[Saved entries]
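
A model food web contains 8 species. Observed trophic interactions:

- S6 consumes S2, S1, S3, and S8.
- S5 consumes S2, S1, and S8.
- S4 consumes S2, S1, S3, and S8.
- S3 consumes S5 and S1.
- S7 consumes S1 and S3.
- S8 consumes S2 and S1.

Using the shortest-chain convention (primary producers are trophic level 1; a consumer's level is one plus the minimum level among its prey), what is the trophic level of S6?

Trophic level 2

S2 is a producer → level 1.
S6 eats S2 → level 2.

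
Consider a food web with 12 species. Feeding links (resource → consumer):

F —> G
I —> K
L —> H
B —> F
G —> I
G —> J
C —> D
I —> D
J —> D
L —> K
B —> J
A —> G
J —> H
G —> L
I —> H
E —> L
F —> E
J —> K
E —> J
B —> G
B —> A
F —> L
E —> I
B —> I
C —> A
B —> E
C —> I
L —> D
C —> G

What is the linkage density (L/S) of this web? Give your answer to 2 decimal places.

There are L = 29 links among S = 12 species.
L/S = 29/12 = 2.4167 ≈ 2.42.

L/S = 2.42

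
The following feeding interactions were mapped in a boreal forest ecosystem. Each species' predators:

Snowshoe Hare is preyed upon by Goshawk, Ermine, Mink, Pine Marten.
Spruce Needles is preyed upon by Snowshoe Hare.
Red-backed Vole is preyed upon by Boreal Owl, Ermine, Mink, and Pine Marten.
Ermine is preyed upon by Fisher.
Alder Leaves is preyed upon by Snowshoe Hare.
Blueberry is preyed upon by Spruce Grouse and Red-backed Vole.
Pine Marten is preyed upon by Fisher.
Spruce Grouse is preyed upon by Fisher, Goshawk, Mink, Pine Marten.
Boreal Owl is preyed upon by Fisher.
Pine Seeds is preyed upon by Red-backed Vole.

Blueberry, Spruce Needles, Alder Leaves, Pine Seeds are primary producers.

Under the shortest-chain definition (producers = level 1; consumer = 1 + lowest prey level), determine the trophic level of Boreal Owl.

Blueberry is a producer → level 1.
Red-backed Vole eats Blueberry → level 2.
Boreal Owl eats Red-backed Vole → level 3.
No prey of Boreal Owl is below level 2, so 3 is the minimum.

Trophic level 3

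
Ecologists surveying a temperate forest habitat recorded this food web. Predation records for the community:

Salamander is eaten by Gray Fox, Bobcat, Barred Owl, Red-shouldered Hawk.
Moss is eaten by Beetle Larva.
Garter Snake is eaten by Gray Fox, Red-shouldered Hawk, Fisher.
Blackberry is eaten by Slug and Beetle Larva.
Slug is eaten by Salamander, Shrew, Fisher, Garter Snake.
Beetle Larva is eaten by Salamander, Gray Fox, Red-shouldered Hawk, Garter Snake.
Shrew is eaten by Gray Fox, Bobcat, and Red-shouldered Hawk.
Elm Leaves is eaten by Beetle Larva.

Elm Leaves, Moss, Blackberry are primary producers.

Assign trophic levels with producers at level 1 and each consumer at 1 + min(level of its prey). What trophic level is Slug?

Blackberry is a producer → level 1.
Slug eats Blackberry → level 2.

Trophic level 2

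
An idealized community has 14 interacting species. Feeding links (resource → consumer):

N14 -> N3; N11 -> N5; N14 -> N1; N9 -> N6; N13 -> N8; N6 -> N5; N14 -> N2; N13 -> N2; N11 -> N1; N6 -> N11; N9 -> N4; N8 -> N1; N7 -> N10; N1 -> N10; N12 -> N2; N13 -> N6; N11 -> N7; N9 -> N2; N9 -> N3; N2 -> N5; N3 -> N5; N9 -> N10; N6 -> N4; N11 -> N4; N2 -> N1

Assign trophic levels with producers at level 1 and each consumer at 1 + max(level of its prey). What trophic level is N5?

Trophic level 4

N9 is a producer → level 1.
N6 eats N9 (level 1); other prey at levels: N13 1 → level 2.
N11 eats N6 → level 3.
N5 eats N11 (level 3); other prey at levels: N6 2, N2 2, N3 2 → level 4.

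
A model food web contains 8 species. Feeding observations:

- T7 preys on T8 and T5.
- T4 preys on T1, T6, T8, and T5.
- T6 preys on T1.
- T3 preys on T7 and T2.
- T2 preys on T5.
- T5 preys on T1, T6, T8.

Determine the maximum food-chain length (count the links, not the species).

4 links

One longest chain: T1 → T6 → T5 → T7 → T3.
It has 5 species and 4 links.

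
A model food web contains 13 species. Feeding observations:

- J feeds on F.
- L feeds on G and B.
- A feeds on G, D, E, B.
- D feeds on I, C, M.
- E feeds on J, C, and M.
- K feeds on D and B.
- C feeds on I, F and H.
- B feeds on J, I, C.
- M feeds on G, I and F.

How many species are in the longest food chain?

One longest chain: F → M → D → K.
It has 4 species and 3 links.

4 species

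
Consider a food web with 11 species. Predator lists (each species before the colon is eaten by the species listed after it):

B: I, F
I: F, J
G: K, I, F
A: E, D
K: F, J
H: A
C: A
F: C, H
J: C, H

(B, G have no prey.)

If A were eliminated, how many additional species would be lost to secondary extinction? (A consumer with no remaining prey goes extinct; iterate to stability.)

Remove A.
Round 1: E (all prey gone), D (all prey gone) → extinct.
No further losses. Total secondary extinctions: 2.

2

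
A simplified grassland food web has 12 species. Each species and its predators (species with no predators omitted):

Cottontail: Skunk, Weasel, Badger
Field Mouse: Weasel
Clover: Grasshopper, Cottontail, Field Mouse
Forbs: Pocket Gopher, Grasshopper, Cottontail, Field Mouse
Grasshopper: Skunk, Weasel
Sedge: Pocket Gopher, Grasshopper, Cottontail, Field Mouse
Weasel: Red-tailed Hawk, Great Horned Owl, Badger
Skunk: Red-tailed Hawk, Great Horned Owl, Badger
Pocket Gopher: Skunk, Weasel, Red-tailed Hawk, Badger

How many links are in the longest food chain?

One longest chain: Forbs → Pocket Gopher → Weasel → Red-tailed Hawk.
It has 4 species and 3 links.

3 links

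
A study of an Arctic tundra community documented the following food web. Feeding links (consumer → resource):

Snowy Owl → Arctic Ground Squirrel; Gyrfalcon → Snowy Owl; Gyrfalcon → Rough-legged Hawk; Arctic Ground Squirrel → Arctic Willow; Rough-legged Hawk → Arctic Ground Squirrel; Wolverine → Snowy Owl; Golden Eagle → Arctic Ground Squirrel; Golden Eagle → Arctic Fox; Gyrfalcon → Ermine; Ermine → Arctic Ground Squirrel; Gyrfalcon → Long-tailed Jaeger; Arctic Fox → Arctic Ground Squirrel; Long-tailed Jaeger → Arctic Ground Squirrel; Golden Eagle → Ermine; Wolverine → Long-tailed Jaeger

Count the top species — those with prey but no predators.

3

Top species (has prey, but nothing eats it): Wolverine, Gyrfalcon, Golden Eagle.
Count: 3.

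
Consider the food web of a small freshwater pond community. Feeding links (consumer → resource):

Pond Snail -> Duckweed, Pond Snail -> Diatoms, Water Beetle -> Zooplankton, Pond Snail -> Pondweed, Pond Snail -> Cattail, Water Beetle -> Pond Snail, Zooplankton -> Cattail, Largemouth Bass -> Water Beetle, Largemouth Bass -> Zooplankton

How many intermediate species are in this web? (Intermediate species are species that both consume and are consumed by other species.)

Intermediate species (has both prey and predators): Pond Snail, Zooplankton, Water Beetle.
Count: 3.

3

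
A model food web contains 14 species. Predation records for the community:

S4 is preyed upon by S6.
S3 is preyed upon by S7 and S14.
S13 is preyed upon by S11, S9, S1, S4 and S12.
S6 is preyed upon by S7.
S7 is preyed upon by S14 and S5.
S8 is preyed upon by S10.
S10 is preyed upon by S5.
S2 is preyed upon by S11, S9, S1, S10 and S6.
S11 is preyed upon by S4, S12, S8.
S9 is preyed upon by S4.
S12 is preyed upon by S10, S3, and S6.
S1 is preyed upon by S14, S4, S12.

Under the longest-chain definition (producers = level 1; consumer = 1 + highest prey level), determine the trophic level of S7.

Trophic level 5

S2 is a producer → level 1.
S1 eats S2 (level 1); other prey at levels: S13 1 → level 2.
S12 eats S1 (level 2); other prey at levels: S13 1, S11 2 → level 3.
S3 eats S12 → level 4.
S7 eats S3 (level 4); other prey at levels: S6 4 → level 5.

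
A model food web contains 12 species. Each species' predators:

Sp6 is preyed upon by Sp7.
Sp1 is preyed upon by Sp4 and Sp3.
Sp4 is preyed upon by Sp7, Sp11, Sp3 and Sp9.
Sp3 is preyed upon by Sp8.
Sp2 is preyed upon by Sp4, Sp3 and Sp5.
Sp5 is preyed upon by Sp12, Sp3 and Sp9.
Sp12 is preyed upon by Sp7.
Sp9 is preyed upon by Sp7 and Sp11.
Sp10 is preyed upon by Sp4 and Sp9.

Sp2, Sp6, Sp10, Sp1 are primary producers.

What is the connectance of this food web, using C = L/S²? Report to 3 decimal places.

The web has S = 12 species and L = 19 feeding links.
C = L / S² = 19 / 144 = 0.1319 ≈ 0.132.

C = 0.132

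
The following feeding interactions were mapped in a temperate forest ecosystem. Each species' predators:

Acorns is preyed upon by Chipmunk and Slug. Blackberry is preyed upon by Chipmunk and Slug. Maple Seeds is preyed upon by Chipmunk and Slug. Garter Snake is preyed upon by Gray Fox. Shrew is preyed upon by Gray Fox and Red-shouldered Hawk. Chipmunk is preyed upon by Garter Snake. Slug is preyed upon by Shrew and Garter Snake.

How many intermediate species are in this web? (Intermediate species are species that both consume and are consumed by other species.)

Intermediate species (has both prey and predators): Slug, Chipmunk, Shrew, Garter Snake.
Count: 4.

4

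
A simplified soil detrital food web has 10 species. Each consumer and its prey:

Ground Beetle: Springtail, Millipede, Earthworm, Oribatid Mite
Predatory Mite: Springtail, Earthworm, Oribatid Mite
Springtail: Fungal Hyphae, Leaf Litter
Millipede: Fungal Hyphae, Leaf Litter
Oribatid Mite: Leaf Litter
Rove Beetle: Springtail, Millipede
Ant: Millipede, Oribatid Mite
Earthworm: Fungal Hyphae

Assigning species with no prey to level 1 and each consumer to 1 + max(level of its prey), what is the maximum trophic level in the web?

Basal resources (level 1): Fungal Hyphae, Leaf Litter.
Fungal Hyphae → Millipede → Ant gives Ant level 3.
No species has a prey at level 3, so no species reaches level 4.

3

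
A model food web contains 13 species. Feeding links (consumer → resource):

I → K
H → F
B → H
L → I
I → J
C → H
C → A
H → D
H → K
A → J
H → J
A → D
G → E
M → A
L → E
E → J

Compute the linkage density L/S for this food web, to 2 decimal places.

There are L = 16 links among S = 13 species.
L/S = 16/13 = 1.2308 ≈ 1.23.

L/S = 1.23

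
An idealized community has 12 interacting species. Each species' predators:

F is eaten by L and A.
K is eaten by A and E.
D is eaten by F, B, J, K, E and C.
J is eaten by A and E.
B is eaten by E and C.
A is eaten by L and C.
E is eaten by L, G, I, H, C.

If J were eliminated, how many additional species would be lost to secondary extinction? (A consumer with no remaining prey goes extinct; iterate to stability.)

0

Remove J.
Every predator of it retains at least one other prey: E still has D, K, B; A still has F, K.
No consumer loses all prey, so no secondary extinctions occur.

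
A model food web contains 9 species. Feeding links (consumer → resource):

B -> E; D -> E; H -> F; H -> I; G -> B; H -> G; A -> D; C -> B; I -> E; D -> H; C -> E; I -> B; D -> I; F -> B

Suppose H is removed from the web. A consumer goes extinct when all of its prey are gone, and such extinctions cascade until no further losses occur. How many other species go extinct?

0

Remove H.
Every predator of it retains at least one other prey: D still has E, I.
No consumer loses all prey, so no secondary extinctions occur.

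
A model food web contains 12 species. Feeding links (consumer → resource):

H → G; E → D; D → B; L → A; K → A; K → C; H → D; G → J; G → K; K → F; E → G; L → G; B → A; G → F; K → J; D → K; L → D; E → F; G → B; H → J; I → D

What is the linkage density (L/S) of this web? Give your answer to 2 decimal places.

There are L = 21 links among S = 12 species.
L/S = 21/12 = 1.7500 ≈ 1.75.

L/S = 1.75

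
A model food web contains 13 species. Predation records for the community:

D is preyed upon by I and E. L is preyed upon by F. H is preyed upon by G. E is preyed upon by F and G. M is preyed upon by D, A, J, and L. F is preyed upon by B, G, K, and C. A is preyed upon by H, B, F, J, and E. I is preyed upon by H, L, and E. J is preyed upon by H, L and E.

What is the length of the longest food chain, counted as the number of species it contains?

One longest chain: M → A → J → L → F → C.
It has 6 species and 5 links.

6 species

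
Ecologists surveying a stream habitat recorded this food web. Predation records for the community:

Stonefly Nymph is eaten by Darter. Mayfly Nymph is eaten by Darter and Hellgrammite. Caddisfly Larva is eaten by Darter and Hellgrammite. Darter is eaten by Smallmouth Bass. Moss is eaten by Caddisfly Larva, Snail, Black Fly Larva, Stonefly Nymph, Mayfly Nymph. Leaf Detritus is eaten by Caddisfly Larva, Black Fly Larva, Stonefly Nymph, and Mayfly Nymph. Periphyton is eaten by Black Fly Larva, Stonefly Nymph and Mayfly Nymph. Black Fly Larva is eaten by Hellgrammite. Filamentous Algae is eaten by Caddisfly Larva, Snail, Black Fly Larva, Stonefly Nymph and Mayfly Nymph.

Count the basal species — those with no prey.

4

Basal species (no prey listed): Filamentous Algae, Moss, Periphyton, Leaf Detritus.
Count: 4.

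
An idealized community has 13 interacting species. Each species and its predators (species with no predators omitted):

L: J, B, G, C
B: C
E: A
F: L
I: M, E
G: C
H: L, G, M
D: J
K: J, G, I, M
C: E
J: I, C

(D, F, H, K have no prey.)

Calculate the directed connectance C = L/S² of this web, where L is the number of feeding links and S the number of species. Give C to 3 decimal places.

C = 0.124

The web has S = 13 species and L = 21 feeding links.
C = L / S² = 21 / 169 = 0.1243 ≈ 0.124.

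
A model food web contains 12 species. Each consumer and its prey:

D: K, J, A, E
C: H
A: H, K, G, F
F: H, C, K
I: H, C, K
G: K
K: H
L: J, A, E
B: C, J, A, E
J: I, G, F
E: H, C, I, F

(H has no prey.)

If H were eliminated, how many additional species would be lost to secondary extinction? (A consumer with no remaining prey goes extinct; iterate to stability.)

Remove H.
Round 1: C (all prey gone), K (all prey gone) → extinct.
Round 2: I (all prey gone), G (all prey gone), F (all prey gone) → extinct.
Round 3: J (all prey gone), A (all prey gone), E (all prey gone) → extinct.
Round 4: B (all prey gone), L (all prey gone), D (all prey gone) → extinct.
No further losses. Total secondary extinctions: 11.

11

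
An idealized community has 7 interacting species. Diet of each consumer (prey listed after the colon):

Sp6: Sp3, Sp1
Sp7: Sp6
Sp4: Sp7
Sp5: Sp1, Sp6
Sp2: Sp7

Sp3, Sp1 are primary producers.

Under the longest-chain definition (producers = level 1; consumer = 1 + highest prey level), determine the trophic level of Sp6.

Trophic level 2

Sp3 is a producer → level 1.
Sp6 eats Sp3 (level 1); other prey at levels: Sp1 1 → level 2.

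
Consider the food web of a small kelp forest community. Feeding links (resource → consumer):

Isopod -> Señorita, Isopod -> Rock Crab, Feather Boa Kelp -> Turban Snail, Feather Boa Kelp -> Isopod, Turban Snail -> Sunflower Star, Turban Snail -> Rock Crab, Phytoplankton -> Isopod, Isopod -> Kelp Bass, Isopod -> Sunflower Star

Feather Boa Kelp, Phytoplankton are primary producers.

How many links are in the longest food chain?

2 links

One longest chain: Feather Boa Kelp → Isopod → Rock Crab.
It has 3 species and 2 links.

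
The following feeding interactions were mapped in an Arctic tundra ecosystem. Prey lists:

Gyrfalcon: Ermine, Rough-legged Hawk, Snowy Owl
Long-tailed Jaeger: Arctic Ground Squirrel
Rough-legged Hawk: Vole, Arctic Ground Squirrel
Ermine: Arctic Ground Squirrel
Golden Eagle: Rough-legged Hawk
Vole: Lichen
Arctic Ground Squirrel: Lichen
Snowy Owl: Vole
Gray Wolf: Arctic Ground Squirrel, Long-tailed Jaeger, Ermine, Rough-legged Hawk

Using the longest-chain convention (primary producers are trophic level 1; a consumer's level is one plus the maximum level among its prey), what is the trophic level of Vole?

Lichen is a producer → level 1.
Vole eats Lichen → level 2.

Trophic level 2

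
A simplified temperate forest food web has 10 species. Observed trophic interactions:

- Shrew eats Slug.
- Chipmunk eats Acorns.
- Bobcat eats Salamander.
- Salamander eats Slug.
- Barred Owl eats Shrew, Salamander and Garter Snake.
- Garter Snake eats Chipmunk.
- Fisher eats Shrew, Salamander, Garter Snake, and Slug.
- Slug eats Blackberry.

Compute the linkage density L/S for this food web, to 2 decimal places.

L/S = 1.30

There are L = 13 links among S = 10 species.
L/S = 13/10 = 1.3000 ≈ 1.30.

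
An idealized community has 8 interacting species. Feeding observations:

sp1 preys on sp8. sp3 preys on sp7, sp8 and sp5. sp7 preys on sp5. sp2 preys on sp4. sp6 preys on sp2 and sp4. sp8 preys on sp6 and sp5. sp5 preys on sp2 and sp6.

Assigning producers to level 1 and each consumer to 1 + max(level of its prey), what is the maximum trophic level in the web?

6

Producers (level 1): sp4.
sp4 → sp2 → sp6 → sp5 → sp8 → sp1 gives sp1 level 6.
No species has a prey at level 6, so no species reaches level 7.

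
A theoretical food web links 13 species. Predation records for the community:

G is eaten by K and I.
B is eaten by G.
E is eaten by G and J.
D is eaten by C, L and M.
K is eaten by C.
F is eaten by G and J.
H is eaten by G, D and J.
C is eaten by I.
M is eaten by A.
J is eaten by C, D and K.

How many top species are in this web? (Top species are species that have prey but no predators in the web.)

3

Top species (has prey, but nothing eats it): L, I, A.
Count: 3.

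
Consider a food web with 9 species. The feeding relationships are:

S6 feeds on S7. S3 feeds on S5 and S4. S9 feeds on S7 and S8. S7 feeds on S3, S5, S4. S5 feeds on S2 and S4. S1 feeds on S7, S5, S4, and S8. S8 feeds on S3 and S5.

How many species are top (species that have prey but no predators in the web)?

Top species (has prey, but nothing eats it): S6, S1, S9.
Count: 3.

3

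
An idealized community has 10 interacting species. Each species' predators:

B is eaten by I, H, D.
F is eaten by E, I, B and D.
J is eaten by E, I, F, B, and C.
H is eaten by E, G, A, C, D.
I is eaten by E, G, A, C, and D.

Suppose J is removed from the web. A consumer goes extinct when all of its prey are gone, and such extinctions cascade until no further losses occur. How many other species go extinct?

9

Remove J.
Round 1: F (all prey gone) → extinct.
Round 2: B (all prey gone) → extinct.
Round 3: I (all prey gone), H (all prey gone) → extinct.
Round 4: A (all prey gone), C (all prey gone), E (all prey gone), G (all prey gone), D (all prey gone) → extinct.
No further losses. Total secondary extinctions: 9.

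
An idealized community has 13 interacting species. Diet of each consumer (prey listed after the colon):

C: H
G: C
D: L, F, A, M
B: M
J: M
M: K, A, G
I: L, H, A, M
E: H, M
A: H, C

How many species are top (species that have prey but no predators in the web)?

5

Top species (has prey, but nothing eats it): J, I, E, B, D.
Count: 5.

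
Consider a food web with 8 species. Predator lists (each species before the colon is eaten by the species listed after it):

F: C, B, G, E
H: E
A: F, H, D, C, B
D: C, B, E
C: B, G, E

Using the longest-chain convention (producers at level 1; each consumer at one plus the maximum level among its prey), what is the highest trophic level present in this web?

Producers (level 1): A.
A → F → C → G gives G level 4.
No species has a prey at level 4, so no species reaches level 5.

4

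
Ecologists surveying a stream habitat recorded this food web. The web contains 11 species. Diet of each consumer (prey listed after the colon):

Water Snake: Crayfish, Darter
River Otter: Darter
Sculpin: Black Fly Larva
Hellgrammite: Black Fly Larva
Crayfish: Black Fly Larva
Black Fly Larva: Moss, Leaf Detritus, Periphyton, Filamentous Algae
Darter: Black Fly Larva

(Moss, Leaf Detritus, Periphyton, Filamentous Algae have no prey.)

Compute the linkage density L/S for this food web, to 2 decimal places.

There are L = 11 links among S = 11 species.
L/S = 11/11 = 1.0000 ≈ 1.00.

L/S = 1.00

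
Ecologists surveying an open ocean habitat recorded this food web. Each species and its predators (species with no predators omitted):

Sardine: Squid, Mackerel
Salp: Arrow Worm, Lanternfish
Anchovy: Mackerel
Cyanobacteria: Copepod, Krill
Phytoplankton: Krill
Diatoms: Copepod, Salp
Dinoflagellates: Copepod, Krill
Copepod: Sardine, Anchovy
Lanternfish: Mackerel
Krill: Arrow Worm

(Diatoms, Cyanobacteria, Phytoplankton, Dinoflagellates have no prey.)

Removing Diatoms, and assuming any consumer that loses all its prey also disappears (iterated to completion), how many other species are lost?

Remove Diatoms.
Round 1: Salp (all prey gone) → extinct.
Round 2: Lanternfish (all prey gone) → extinct.
No further losses. Total secondary extinctions: 2.

2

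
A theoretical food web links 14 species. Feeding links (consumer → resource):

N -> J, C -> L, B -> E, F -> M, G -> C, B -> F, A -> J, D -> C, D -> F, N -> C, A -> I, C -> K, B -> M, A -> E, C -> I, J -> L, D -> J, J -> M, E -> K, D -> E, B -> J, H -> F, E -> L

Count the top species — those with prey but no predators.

6

Top species (has prey, but nothing eats it): B, N, A, D, G, H.
Count: 6.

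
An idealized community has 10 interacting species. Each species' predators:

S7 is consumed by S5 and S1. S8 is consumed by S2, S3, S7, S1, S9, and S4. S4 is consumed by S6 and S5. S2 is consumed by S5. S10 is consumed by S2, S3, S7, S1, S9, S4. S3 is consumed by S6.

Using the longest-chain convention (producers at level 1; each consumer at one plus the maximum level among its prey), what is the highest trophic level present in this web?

Producers (level 1): S8, S10.
S8 → S2 → S5 gives S5 level 3.
No species has a prey at level 3, so no species reaches level 4.

3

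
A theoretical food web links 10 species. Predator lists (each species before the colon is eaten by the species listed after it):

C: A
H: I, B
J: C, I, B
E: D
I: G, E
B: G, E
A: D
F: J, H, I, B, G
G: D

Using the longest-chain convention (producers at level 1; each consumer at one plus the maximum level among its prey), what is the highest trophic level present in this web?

5

Producers (level 1): F.
F → J → I → E → D gives D level 5.
No species has a prey at level 5, so no species reaches level 6.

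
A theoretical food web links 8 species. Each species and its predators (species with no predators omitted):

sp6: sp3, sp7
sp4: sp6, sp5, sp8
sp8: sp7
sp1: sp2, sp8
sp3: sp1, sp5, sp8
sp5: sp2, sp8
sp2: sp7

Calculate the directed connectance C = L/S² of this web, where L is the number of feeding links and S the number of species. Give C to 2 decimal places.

The web has S = 8 species and L = 14 feeding links.
C = L / S² = 14 / 64 = 0.2188 ≈ 0.22.

C = 0.22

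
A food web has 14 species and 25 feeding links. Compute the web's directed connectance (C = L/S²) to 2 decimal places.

C = 0.13

The web has S = 14 species and L = 25 feeding links.
C = L / S² = 25 / 196 = 0.1276 ≈ 0.13.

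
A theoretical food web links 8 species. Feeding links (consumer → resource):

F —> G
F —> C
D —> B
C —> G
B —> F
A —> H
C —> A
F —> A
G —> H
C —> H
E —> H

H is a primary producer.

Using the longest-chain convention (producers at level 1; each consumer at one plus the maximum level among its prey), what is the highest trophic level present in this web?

Producers (level 1): H.
H → G → C → F → B → D gives D level 6.
No species has a prey at level 6, so no species reaches level 7.

6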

[REQUIRED ACTION]
Check each line above for "Acorns" and please state only how many have it.

[RESULT FOR THIS TASK]
2